**THE TASK:**
Return the records, each one exactly as written.

**RECORDS SUPPLIED:**
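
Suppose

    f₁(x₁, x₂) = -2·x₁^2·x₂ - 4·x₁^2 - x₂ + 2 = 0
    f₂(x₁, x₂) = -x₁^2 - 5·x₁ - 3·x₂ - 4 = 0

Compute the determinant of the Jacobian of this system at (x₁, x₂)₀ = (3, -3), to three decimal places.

J = [[-4·x₁·x₂ - 8·x₁, -2·x₁^2 - 1], [-2·x₁ - 5, -3]].
At the point, J = [[12.000, -19.000], [-11.000, -3.000]].
det J = -245.000.

-245.000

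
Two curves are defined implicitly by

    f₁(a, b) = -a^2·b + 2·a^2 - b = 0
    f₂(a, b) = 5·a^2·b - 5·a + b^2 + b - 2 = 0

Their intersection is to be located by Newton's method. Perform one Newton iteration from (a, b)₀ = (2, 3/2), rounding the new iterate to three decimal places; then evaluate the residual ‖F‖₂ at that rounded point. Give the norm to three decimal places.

5.755

At (2, 3/2): F = (0.500, 21.750).
Jacobian J = [[-2·a·b + 4·a, -a^2 - 1], [10·a·b - 5, 5·a^2 + 2·b + 1]].
At the point, J = [[2.000, -5.000], [25.000, 24.000]] (det J = 173.000).
Solving J·Δ = −F gives Δ = (-0.698, -0.179).
Then the next iterate is (a, b)₁ = (1.302, 1.321).
Re-evaluating at (1.302, 1.321): F = (-0.16996, 5.75286), so ‖F‖₂ = 5.755.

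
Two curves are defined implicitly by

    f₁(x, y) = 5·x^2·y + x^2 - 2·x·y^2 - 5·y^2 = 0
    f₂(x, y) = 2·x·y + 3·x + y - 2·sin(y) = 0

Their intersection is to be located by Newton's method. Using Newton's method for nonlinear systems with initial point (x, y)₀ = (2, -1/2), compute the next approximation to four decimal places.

At (2, -1/2): F = (-8.2500, 4.458851).
Jacobian J = [[10·x·y + 2·x - 2·y^2, 5·x^2 - 4·x·y - 10·y], [2·y + 3, 2·x - 2·cos(y) + 1]].
At the point, J = [[-6.5000, 29.0000], [2.0000, 3.244835]] (det J = -79.091427).
Solving J·Δ = −F gives Δ = (-1.9734, -0.1578).
Then the next iterate is (x, y)₁ = (0.0266, -0.6578).

(0.0266, -0.6578)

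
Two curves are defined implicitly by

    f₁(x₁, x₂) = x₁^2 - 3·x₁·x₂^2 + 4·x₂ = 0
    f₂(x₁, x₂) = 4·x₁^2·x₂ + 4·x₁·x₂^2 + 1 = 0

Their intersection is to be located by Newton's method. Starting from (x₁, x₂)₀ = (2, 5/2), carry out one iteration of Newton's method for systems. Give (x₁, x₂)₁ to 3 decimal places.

(0.785, 2.286)

At (2, 5/2): F = (-23.500, 91.000).
Jacobian J = [[2·x₁ - 3·x₂^2, -6·x₁·x₂ + 4], [8·x₁·x₂ + 4·x₂^2, 4·x₁^2 + 8·x₁·x₂]].
At the point, J = [[-14.750, -26.000], [65.000, 56.000]] (det J = 864.000).
Solving J·Δ = −F gives Δ = (-1.215, -0.214).
Then the next iterate is (x₁, x₂)₁ = (0.785, 2.286).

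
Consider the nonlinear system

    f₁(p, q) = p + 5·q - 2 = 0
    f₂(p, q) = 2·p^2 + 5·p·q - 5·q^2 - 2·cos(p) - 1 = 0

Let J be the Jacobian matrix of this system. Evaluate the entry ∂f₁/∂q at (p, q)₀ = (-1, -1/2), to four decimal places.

∂f₁/∂q = 5.
At (-1, -1/2) this is 5.0000.

5.0000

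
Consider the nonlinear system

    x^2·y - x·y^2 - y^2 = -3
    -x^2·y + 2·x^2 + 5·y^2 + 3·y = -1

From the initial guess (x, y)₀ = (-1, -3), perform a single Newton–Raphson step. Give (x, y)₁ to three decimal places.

(-0.553, -1.660)

At (-1, -3): F = (0.000, 42.000).
Jacobian J = [[2·x·y - y^2, x^2 - 2·x·y - 2·y], [-2·x·y + 4·x, -x^2 + 10·y + 3]].
At the point, J = [[-3.000, 1.000], [-10.000, -28.000]] (det J = 94.000).
Solving J·Δ = −F gives Δ = (0.447, 1.340).
Then the next iterate is (x, y)₁ = (-0.553, -1.660).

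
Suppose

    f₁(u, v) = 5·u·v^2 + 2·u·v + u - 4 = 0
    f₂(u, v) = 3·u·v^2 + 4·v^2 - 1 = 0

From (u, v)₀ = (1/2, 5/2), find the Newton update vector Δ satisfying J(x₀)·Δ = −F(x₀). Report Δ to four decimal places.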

**REPLY:**
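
Suppose

    f₁(x₁, x₂) = -2·x₁^2·x₂ - 4·x₁^2 - x₂ + 2 = 0
    f₂(x₁, x₂) = -x₁^2 - 5·x₁ - 3·x₂ - 4 = 0

Compute the determinant of the Jacobian of this system at (x₁, x₂)₀ = (3, -3), to three decimal places.

J = [[-4·x₁·x₂ - 8·x₁, -2·x₁^2 - 1], [-2·x₁ - 5, -3]].
At the point, J = [[12.000, -19.000], [-11.000, -3.000]].
det J = -245.000.

-245.000

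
Two curves are defined implicitly by

    f₁(a, b) = -a^2·b + 2·a^2 - b = 0
    f₂(a, b) = 5·a^2·b - 5·a + b^2 + b - 2 = 0

Their intersection is to be located by Newton's method. Perform one Newton iteration from (a, b)₀ = (2, 3/2), rounding the new iterate to three decimal places; then evaluate the residual ‖F‖₂ at that rounded point. Give the norm to three decimal places.

5.755

At (2, 3/2): F = (0.500, 21.750).
Jacobian J = [[-2·a·b + 4·a, -a^2 - 1], [10·a·b - 5, 5·a^2 + 2·b + 1]].
At the point, J = [[2.000, -5.000], [25.000, 24.000]] (det J = 173.000).
Solving J·Δ = −F gives Δ = (-0.698, -0.179).
Then the next iterate is (a, b)₁ = (1.302, 1.321).
Re-evaluating at (1.302, 1.321): F = (-0.16996, 5.75286), so ‖F‖₂ = 5.755.

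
Two curves are defined implicitly by

    f₁(x, y) = 5·x^2·y + x^2 - 2·x·y^2 - 5·y^2 = 0
    f₂(x, y) = 2·x·y + 3·x + y - 2·sin(y) = 0

Their intersection is to be located by Newton's method. Using Newton's method for nonlinear systems with initial point (x, y)₀ = (2, -1/2), compute the next approximation to four decimal places.

At (2, -1/2): F = (-8.2500, 4.458851).
Jacobian J = [[10·x·y + 2·x - 2·y^2, 5·x^2 - 4·x·y - 10·y], [2·y + 3, 2·x - 2·cos(y) + 1]].
At the point, J = [[-6.5000, 29.0000], [2.0000, 3.244835]] (det J = -79.091427).
Solving J·Δ = −F gives Δ = (-1.9734, -0.1578).
Then the next iterate is (x, y)₁ = (0.0266, -0.6578).

(0.0266, -0.6578)

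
Two curves are defined implicitly by

    f₁(x₁, x₂) = x₁^2 - 3·x₁·x₂^2 + 4·x₂ = 0
    f₂(x₁, x₂) = 4·x₁^2·x₂ + 4·x₁·x₂^2 + 1 = 0

Their intersection is to be located by Newton's method. Starting from (x₁, x₂)₀ = (2, 5/2), carry out one iteration of Newton's method for systems. Give (x₁, x₂)₁ to 3 decimal places.

(0.785, 2.286)

At (2, 5/2): F = (-23.500, 91.000).
Jacobian J = [[2·x₁ - 3·x₂^2, -6·x₁·x₂ + 4], [8·x₁·x₂ + 4·x₂^2, 4·x₁^2 + 8·x₁·x₂]].
At the point, J = [[-14.750, -26.000], [65.000, 56.000]] (det J = 864.000).
Solving J·Δ = −F gives Δ = (-1.215, -0.214).
Then the next iterate is (x₁, x₂)₁ = (0.785, 2.286).

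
Consider the nonlinear system

    f₁(p, q) = p + 5·q - 2 = 0
    f₂(p, q) = 2·p^2 + 5·p·q - 5·q^2 - 2·cos(p) - 1 = 0

Let J be the Jacobian matrix of this system. Evaluate the entry ∂f₁/∂q at (p, q)₀ = (-1, -1/2), to four decimal places.

∂f₁/∂q = 5.
At (-1, -1/2) this is 5.0000.

5.0000

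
Consider the nonlinear system

    x^2·y - x·y^2 - y^2 = -3
    -x^2·y + 2·x^2 + 5·y^2 + 3·y = -1

From the initial guess (x, y)₀ = (-1, -3), perform a single Newton–Raphson step. Give (x, y)₁ to three decimal places.

(-0.553, -1.660)

At (-1, -3): F = (0.000, 42.000).
Jacobian J = [[2·x·y - y^2, x^2 - 2·x·y - 2·y], [-2·x·y + 4·x, -x^2 + 10·y + 3]].
At the point, J = [[-3.000, 1.000], [-10.000, -28.000]] (det J = 94.000).
Solving J·Δ = −F gives Δ = (0.447, 1.340).
Then the next iterate is (x, y)₁ = (-0.553, -1.660).

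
Suppose

    f₁(u, v) = 5·u·v^2 + 2·u·v + u - 4 = 0
    f₂(u, v) = 3·u·v^2 + 4·v^2 - 1 = 0

From (u, v)₀ = (1/2, 5/2), find the Newton update vector Δ satisfying J(x₀)·Δ = −F(x₀). Report Δ to four decimal places.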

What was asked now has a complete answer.